Records shown
•••••
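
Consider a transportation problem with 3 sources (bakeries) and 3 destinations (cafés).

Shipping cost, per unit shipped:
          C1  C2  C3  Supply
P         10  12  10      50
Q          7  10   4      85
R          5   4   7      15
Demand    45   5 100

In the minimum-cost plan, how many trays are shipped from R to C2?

5

Solving gives:
  P→C1: 35 × 10 = 350
  P→C3: 15 × 10 = 150
  Q→C3: 85 × 4 = 340
  R→C1: 10 × 5 = 50
  R→C2: 5 × 4 = 20
Total cost = 910.
So R→C2 carries 5 trays.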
•••••
Problem requirements
Copy the material above so that it matches line for line.

Task answer
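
Consider a transportation problem with 3 sources (bakeries) and 3 destinations (cafés).

Shipping cost, per unit shipped:
          C1  C2  C3  Supply
P         10  12  10      50
Q          7  10   4      85
R          5   4   7      15
Demand    45   5 100

In the minimum-cost plan, how many trays are shipped from R to C2?

5

Solving gives:
  P→C1: 35 × 10 = 350
  P→C3: 15 × 10 = 150
  Q→C3: 85 × 4 = 340
  R→C1: 10 × 5 = 50
  R→C2: 5 × 4 = 20
Total cost = 910.
So R→C2 carries 5 trays.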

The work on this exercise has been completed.